- **EXERCISE DETAILS**: Every line of the entries below from the one containing "- Descendants take per stirpes: the" to the one containing "Gita's distributable intestate", both ends included, must be written out exactly. No other line belongs in the answer.
------------------------------
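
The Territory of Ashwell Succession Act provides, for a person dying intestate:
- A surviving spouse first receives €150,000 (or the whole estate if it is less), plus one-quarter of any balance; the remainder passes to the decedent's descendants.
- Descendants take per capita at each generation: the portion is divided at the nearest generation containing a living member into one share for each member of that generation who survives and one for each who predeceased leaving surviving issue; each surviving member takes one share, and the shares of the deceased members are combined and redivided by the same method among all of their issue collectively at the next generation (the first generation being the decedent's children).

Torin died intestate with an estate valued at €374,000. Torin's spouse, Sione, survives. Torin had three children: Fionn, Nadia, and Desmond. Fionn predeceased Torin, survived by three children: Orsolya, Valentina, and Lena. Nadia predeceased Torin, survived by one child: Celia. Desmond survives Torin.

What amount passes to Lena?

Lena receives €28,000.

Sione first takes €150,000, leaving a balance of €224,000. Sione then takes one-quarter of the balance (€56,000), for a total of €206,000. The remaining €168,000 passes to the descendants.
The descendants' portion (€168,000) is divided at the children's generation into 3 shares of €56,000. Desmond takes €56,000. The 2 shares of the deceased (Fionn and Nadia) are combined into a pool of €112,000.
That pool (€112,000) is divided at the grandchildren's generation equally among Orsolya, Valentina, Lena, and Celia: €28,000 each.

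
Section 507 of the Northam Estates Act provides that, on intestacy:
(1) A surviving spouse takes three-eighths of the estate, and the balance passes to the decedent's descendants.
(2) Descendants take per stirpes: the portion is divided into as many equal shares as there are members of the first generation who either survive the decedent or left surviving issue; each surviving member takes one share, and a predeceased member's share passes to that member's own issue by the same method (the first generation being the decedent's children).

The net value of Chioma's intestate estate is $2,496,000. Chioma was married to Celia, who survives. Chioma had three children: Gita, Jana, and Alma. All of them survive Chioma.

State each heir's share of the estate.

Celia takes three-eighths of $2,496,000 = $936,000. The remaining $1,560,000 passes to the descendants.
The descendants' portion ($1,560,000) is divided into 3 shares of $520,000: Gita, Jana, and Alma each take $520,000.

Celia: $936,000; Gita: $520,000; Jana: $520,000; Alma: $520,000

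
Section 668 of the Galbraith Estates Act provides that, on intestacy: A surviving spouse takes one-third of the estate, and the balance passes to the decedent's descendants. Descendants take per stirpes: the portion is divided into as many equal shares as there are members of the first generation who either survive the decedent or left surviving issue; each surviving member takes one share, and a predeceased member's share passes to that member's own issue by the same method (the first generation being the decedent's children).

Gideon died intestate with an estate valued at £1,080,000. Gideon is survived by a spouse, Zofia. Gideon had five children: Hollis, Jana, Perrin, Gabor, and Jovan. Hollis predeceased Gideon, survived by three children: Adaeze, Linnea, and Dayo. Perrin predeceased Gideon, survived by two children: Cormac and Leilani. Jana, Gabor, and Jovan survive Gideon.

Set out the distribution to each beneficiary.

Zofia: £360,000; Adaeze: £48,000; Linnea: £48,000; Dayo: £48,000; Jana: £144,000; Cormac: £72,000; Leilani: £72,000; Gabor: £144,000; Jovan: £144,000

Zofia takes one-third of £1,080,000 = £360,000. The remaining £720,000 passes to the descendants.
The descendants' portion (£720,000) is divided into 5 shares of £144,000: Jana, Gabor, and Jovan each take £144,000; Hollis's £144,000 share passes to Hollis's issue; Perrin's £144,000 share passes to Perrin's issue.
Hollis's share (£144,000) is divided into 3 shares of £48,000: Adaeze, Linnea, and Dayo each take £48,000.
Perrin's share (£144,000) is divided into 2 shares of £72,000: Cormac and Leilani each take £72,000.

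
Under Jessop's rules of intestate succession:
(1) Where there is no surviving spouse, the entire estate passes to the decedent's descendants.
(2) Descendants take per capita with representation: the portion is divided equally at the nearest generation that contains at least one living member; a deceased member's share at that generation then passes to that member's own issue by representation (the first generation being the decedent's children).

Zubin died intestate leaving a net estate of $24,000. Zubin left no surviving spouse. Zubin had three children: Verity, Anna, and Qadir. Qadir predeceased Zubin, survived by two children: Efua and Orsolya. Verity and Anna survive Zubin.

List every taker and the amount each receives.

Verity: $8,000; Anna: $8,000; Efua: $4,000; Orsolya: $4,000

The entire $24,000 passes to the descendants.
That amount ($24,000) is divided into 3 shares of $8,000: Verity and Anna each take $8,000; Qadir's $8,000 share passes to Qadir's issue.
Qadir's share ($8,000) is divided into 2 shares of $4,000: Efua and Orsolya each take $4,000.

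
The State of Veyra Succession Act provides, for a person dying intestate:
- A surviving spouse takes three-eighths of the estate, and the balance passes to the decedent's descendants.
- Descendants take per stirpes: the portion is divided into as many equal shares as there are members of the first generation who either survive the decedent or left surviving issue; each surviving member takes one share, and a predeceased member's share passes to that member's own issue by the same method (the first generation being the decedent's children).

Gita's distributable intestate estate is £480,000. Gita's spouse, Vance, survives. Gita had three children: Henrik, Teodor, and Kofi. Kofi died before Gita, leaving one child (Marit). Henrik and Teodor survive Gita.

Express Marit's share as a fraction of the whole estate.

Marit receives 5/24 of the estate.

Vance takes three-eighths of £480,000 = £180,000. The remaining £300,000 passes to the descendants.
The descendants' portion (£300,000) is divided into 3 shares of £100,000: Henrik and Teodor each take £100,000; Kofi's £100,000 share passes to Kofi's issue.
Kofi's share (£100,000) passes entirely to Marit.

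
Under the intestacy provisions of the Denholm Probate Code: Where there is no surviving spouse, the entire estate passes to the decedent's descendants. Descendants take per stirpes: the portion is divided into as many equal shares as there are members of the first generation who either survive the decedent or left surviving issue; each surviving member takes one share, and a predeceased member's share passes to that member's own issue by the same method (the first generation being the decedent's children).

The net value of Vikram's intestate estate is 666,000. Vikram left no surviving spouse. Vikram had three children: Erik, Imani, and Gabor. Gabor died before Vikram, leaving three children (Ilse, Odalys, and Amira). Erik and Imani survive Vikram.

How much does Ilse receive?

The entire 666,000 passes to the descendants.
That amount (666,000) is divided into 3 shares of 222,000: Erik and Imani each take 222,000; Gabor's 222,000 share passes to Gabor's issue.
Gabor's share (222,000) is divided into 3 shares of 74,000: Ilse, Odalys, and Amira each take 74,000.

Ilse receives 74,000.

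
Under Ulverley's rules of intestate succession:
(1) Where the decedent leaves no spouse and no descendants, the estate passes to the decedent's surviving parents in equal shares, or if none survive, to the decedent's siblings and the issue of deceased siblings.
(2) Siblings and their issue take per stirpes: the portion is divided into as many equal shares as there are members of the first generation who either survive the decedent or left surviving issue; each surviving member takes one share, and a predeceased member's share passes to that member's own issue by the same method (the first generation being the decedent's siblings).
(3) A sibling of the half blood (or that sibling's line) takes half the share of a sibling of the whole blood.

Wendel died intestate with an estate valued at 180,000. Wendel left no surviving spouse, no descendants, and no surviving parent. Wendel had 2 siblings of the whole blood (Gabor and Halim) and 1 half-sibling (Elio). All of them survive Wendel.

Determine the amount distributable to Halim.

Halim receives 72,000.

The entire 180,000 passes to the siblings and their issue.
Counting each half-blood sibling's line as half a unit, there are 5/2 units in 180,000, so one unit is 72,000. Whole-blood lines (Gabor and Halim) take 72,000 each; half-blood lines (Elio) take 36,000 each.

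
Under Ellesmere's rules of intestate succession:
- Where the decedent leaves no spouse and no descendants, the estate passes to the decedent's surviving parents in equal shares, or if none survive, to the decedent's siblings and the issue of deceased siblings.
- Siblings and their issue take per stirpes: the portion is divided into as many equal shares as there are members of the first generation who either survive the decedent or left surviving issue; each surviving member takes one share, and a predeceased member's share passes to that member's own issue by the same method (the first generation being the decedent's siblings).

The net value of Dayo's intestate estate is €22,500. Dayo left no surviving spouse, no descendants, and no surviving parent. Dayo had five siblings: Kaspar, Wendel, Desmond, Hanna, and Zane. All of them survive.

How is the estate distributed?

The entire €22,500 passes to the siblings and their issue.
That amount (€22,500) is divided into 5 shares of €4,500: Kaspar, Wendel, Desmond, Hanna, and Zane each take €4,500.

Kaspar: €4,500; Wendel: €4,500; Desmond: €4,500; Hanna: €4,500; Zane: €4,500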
------------------------------
- **TASK RESULT**:
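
- Descendants take per stirpes: the portion is divided into as many equal shares as there are members of the first generation who either survive the decedent or left surviving issue; each surviving member takes one share, and a predeceased member's share passes to that member's own issue by the same method (the first generation being the decedent's children).

Gita's distributable intestate estate is £480,000. Gita's spouse, Vance, survives. Gita had three children: Henrik, Teodor, and Kofi. Kofi died before Gita, leaving one child (Marit). Henrik and Teodor survive Gita.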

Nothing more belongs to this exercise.